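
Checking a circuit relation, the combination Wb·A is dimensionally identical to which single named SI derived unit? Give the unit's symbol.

J

Wb = V·s (flux: a volt is a weber per second),
    = kg·m²·s⁻²·A⁻¹.
Combining: Wb·A = (kg·m²·s⁻²·A⁻¹) · A = kg·m²·s⁻².
kg·m²·s⁻² is the base-SI form of the joule.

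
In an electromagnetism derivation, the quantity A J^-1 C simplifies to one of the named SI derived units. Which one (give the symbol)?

S

J = N·m (work = force × distance),
    = kg·m²·s⁻².
So J⁻¹ = kg⁻¹·m⁻²·s².
C = A·s = s·A (charge = current × time).
Combining: A·J⁻¹·C = A · (kg⁻¹·m⁻²·s²) · (s·A) = kg⁻¹·m⁻²·s³·A².
kg⁻¹·m⁻²·s³·A² is the base-SI form of the siemens.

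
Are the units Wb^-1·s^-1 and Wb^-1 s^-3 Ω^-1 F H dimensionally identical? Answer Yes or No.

No

Left side:
  Wb = V·s (flux: a volt is a weber per second),
      = kg·m²·s⁻²·A⁻¹.
  So Wb⁻¹ = kg⁻¹·m⁻²·s²·A.
  Combining: Wb⁻¹·s⁻¹ = (kg⁻¹·m⁻²·s²·A) · s⁻¹ = kg⁻¹·m⁻²·s·A.
Right side:
  Wb = V·s (flux: a volt is a weber per second),
      = kg·m²·s⁻²·A⁻¹.
  So Wb⁻¹ = kg⁻¹·m⁻²·s²·A.
  Ω = V/A (resistance = voltage per current),
      = kg·m²·s⁻³·A⁻².
  So Ω⁻¹ = kg⁻¹·m⁻²·s³·A².
  F = C/V (capacitance = charge per voltage),
      = A·s/(kg·m²·s⁻³·A⁻¹) (substituting C and V),
      = kg⁻¹·m⁻²·s⁴·A².
  H = Wb/A (inductance = flux per current),
      = kg·m²·s⁻²·A⁻².
  Combining: Wb⁻¹·s⁻³·Ω⁻¹·F·H = (kg⁻¹·m⁻²·s²·A) · s⁻³ · (kg⁻¹·m⁻²·s³·A²) · (kg⁻¹·m⁻²·s⁴·A²) · (kg·m²·s⁻²·A⁻²) = kg⁻²·m⁻⁴·s⁴·A³.
Left is kg⁻¹·m⁻²·s·A; right is kg⁻²·m⁻⁴·s⁴·A³ — different.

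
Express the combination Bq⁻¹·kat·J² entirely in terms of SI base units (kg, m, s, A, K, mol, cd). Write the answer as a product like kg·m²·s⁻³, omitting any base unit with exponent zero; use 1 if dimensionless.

kg²·m⁴·s⁻⁴·mol

Bq = 1/s = s⁻¹ (activity is decays per second).
So Bq⁻¹ = s.
kat = mol/s = s⁻¹·mol (catalytic activity).
J = N·m (work = force × distance),
    = kg·m²·s⁻².
So J² = kg²·m⁴·s⁻⁴.
Combining: Bq⁻¹·kat·J² = s · (s⁻¹·mol) · (kg²·m⁴·s⁻⁴) = kg²·m⁴·s⁻⁴·mol.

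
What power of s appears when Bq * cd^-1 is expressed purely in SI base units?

-1

Bq = 1/s = s⁻¹ (activity is decays per second).
Combining: Bq·cd⁻¹ = s⁻¹ · cd⁻¹ = s⁻¹·cd⁻¹.
The exponent of s is -1.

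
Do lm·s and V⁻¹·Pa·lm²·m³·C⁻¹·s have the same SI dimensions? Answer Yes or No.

No

Left side:
  lm = cd·sr = cd (luminous flux; sr is dimensionless).
  Combining: lm·s = cd · s = s·cd.
Right side:
  V = W/A (potential = power per current),
      = kg·m²·s⁻³·A⁻¹.
  So V⁻¹ = kg⁻¹·m⁻²·s³·A.
  Pa = N/m² (pressure = force per area),
      = kg·m⁻¹·s⁻².
  lm = cd·sr = cd (luminous flux; sr is dimensionless).
  So lm² = cd².
  C = A·s = s·A (charge = current × time).
  So C⁻¹ = s⁻¹·A⁻¹.
  Combining: V⁻¹·Pa·lm²·m³·C⁻¹·s = (kg⁻¹·m⁻²·s³·A) · (kg·m⁻¹·s⁻²) · cd² · m³ · (s⁻¹·A⁻¹) · s = s·cd².
Left is s·cd; right is s·cd² — different.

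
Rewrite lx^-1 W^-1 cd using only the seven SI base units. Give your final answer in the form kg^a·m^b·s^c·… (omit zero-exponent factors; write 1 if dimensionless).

lx = lm/m² (illuminance = luminous flux per area),
    = m⁻²·cd.
So lx⁻¹ = m²·cd⁻¹.
W = J/s (power = energy per time),
    = kg·m²·s⁻³.
So W⁻¹ = kg⁻¹·m⁻²·s³.
Combining: lx⁻¹·W⁻¹·cd = (m²·cd⁻¹) · (kg⁻¹·m⁻²·s³) · cd = kg⁻¹·s³.

kg⁻¹·s³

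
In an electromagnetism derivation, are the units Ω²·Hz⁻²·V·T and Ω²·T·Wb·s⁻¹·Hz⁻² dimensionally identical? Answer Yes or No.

Yes

Left side:
  Ω = kg·m²·s⁻³·A⁻².
  So Ω² = kg²·m⁴·s⁻⁶·A⁻⁴.
  Hz = s⁻¹.
  So Hz⁻² = s².
  V = kg·m²·s⁻³·A⁻¹.
  T = kg·s⁻²·A⁻¹.
  Combining: Ω²·Hz⁻²·V·T = (kg²·m⁴·s⁻⁶·A⁻⁴) · s² · (kg·m²·s⁻³·A⁻¹) · (kg·s⁻²·A⁻¹) = kg⁴·m⁶·s⁻⁹·A⁻⁶.
Right side:
  Ω = kg·m²·s⁻³·A⁻².
  So Ω² = kg²·m⁴·s⁻⁶·A⁻⁴.
  T = kg·s⁻²·A⁻¹.
  Wb = kg·m²·s⁻²·A⁻¹.
  Hz = s⁻¹.
  So Hz⁻² = s².
  Combining: Ω²·T·Wb·s⁻¹·Hz⁻² = (kg²·m⁴·s⁻⁶·A⁻⁴) · (kg·s⁻²·A⁻¹) · (kg·m²·s⁻²·A⁻¹) · s⁻¹ · s² = kg⁴·m⁶·s⁻⁹·A⁻⁶.
Both reduce to kg⁴·m⁶·s⁻⁹·A⁻⁶.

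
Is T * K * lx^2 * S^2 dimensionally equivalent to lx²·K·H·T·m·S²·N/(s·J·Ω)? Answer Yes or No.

Left side:
  T = kg·s⁻²·A⁻¹.
  lx = m⁻²·cd.
  So lx² = m⁻⁴·cd².
  S = kg⁻¹·m⁻²·s³·A².
  So S² = kg⁻²·m⁻⁴·s⁶·A⁴.
  Combining: T·K·lx²·S² = (kg·s⁻²·A⁻¹) · K · (m⁻⁴·cd²) · (kg⁻²·m⁻⁴·s⁶·A⁴) = kg⁻¹·m⁻⁸·s⁴·A³·K·cd².
Right side:
  lx = m⁻²·cd.
  So lx² = m⁻⁴·cd².
  J = kg·m²·s⁻².
  So J⁻¹ = kg⁻¹·m⁻²·s².
  H = kg·m²·s⁻²·A⁻².
  T = kg·s⁻²·A⁻¹.
  Ω = kg·m²·s⁻³·A⁻².
  So Ω⁻¹ = kg⁻¹·m⁻²·s³·A².
  S = kg⁻¹·m⁻²·s³·A².
  So S² = kg⁻²·m⁻⁴·s⁶·A⁴.
  N = kg·m·s⁻².
  Combining: s⁻¹·lx²·J⁻¹·K·H·T·Ω⁻¹·m·S²·N = s⁻¹ · (m⁻⁴·cd²) · (kg⁻¹·m⁻²·s²) · K · (kg·m²·s⁻²·A⁻²) · (kg·s⁻²·A⁻¹) · (kg⁻¹·m⁻²·s³·A²) · m · (kg⁻²·m⁻⁴·s⁶·A⁴) · (kg·m·s⁻²) = kg⁻¹·m⁻⁸·s⁴·A³·K·cd².
Both reduce to kg⁻¹·m⁻⁸·s⁴·A³·K·cd².

Yes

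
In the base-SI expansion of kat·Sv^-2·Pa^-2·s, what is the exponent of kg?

-2

kat = s⁻¹·mol.
Sv = m²·s⁻².
So Sv⁻² = m⁻⁴·s⁴.
Pa = kg·m⁻¹·s⁻².
So Pa⁻² = kg⁻²·m²·s⁴.
Combining: kat·Sv⁻²·Pa⁻²·s = (s⁻¹·mol) · (m⁻⁴·s⁴) · (kg⁻²·m²·s⁴) · s = kg⁻²·m⁻²·s⁸·mol.
The exponent of kg is -2.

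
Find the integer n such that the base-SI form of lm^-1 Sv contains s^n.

-2

lm = cd·sr = cd (luminous flux; sr is dimensionless).
So lm⁻¹ = cd⁻¹.
Sv = J/kg (equivalent dose = energy per mass),
    = m²·s⁻².
Combining: lm⁻¹·Sv = cd⁻¹ · (m²·s⁻²) = m²·s⁻²·cd⁻¹.
The exponent of s is -2.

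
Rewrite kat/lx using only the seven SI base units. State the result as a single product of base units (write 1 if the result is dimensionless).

m²·s⁻¹·mol·cd⁻¹

lx = m⁻²·cd.
So lx⁻¹ = m²·cd⁻¹.
kat = s⁻¹·mol.
Combining: lx⁻¹·kat = (m²·cd⁻¹) · (s⁻¹·mol) = m²·s⁻¹·mol·cd⁻¹.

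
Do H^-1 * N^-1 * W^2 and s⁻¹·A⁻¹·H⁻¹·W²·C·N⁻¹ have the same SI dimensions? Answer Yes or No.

Yes

Left side:
  H = Wb/A (inductance = flux per current),
      = kg·m²·s⁻²·A⁻².
  So H⁻¹ = kg⁻¹·m⁻²·s²·A².
  N = kg·m/s² = kg·m·s⁻² (force = mass × acceleration).
  So N⁻¹ = kg⁻¹·m⁻¹·s².
  W = J/s (power = energy per time),
      = kg·m²·s⁻³.
  So W² = kg²·m⁴·s⁻⁶.
  Combining: H⁻¹·N⁻¹·W² = (kg⁻¹·m⁻²·s²·A²) · (kg⁻¹·m⁻¹·s²) · (kg²·m⁴·s⁻⁶) = m·s⁻²·A².
Right side:
  H = Wb/A (inductance = flux per current),
      = kg·m²·s⁻²·A⁻².
  So H⁻¹ = kg⁻¹·m⁻²·s²·A².
  W = J/s (power = energy per time),
      = kg·m²·s⁻³.
  So W² = kg²·m⁴·s⁻⁶.
  C = A·s = s·A (charge = current × time).
  N = kg·m/s² = kg·m·s⁻² (force = mass × acceleration).
  So N⁻¹ = kg⁻¹·m⁻¹·s².
  Combining: s⁻¹·A⁻¹·H⁻¹·W²·C·N⁻¹ = s⁻¹ · A⁻¹ · (kg⁻¹·m⁻²·s²·A²) · (kg²·m⁴·s⁻⁶) · (s·A) · (kg⁻¹·m⁻¹·s²) = m·s⁻²·A².
Both reduce to m·s⁻²·A².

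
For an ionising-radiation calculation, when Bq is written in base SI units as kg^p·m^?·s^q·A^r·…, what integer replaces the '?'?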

_Work order_:
The requested output is the line holding "Find the integer" and every line after it up to the last line of the listing, exactly, with nothing else.

_Task solution_:
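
Find the integer n such that the base-SI form of lm^-1 Sv contains s^n.

-2

lm = cd·sr = cd (luminous flux; sr is dimensionless).
So lm⁻¹ = cd⁻¹.
Sv = J/kg (equivalent dose = energy per mass),
    = m²·s⁻².
Combining: lm⁻¹·Sv = cd⁻¹ · (m²·s⁻²) = m²·s⁻²·cd⁻¹.
The exponent of s is -2.

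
Rewrite kat/lx using only the seven SI base units. State the result as a single product of base units (write 1 if the result is dimensionless).

m²·s⁻¹·mol·cd⁻¹

lx = m⁻²·cd.
So lx⁻¹ = m²·cd⁻¹.
kat = s⁻¹·mol.
Combining: lx⁻¹·kat = (m²·cd⁻¹) · (s⁻¹·mol) = m²·s⁻¹·mol·cd⁻¹.

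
Do H^-1 * N^-1 * W^2 and s⁻¹·A⁻¹·H⁻¹·W²·C·N⁻¹ have the same SI dimensions? Answer Yes or No.

Yes

Left side:
  H = Wb/A (inductance = flux per current),
      = kg·m²·s⁻²·A⁻².
  So H⁻¹ = kg⁻¹·m⁻²·s²·A².
  N = kg·m/s² = kg·m·s⁻² (force = mass × acceleration).
  So N⁻¹ = kg⁻¹·m⁻¹·s².
  W = J/s (power = energy per time),
      = kg·m²·s⁻³.
  So W² = kg²·m⁴·s⁻⁶.
  Combining: H⁻¹·N⁻¹·W² = (kg⁻¹·m⁻²·s²·A²) · (kg⁻¹·m⁻¹·s²) · (kg²·m⁴·s⁻⁶) = m·s⁻²·A².
Right side:
  H = Wb/A (inductance = flux per current),
      = kg·m²·s⁻²·A⁻².
  So H⁻¹ = kg⁻¹·m⁻²·s²·A².
  W = J/s (power = energy per time),
      = kg·m²·s⁻³.
  So W² = kg²·m⁴·s⁻⁶.
  C = A·s = s·A (charge = current × time).
  N = kg·m/s² = kg·m·s⁻² (force = mass × acceleration).
  So N⁻¹ = kg⁻¹·m⁻¹·s².
  Combining: s⁻¹·A⁻¹·H⁻¹·W²·C·N⁻¹ = s⁻¹ · A⁻¹ · (kg⁻¹·m⁻²·s²·A²) · (kg²·m⁴·s⁻⁶) · (s·A) · (kg⁻¹·m⁻¹·s²) = m·s⁻²·A².
Both reduce to m·s⁻²·A².

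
For an ionising-radiation calculation, when Bq is written in base SI units as kg^p·m^?·s^q·A^r·…, what integer replaces the '?'?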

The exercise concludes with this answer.